- What the exercise asks: Some of the lines below need repeating. Reproduce exactly those between the lines holding "A closed well-typed" and "Universes are predicative", inclusive.

- Stored data:
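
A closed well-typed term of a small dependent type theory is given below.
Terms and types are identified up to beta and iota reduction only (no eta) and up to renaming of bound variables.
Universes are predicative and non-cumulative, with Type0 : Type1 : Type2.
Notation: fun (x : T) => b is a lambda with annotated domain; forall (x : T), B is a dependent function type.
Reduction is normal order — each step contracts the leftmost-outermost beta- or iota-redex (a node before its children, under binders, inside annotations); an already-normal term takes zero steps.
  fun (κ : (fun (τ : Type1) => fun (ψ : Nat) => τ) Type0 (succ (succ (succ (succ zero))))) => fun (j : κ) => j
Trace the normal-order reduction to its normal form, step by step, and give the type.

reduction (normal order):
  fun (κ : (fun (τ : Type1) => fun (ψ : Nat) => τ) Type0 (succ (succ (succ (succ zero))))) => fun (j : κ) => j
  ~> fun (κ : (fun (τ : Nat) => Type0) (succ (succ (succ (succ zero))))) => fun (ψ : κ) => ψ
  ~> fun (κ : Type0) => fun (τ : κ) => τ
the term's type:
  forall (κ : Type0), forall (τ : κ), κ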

...

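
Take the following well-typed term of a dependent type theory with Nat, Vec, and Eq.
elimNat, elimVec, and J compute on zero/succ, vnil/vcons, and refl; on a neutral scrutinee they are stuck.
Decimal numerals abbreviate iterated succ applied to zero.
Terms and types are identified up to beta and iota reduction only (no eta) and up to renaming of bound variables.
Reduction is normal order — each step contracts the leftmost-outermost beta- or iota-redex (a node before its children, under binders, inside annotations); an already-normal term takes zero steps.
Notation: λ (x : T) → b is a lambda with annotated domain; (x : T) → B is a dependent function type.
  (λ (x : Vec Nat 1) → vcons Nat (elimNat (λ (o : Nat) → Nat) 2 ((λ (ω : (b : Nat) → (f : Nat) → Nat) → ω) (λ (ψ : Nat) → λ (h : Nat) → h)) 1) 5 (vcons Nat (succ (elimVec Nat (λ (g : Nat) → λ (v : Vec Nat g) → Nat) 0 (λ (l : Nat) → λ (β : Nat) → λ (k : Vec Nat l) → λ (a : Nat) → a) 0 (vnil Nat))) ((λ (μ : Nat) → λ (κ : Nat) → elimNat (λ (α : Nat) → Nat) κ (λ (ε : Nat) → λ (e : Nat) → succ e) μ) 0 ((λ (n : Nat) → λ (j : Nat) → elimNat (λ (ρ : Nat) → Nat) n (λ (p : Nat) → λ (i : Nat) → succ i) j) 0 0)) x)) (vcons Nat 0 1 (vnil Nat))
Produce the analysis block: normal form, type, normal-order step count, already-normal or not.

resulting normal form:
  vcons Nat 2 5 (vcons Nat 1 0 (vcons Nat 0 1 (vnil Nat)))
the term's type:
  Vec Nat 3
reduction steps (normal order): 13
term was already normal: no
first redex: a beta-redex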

- Exercise result:
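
A closed well-typed term of a small dependent type theory is given below.
Terms and types are identified up to beta and iota reduction only (no eta) and up to renaming of bound variables.
Universes are predicative and non-cumulative, with Type0 : Type1 : Type2.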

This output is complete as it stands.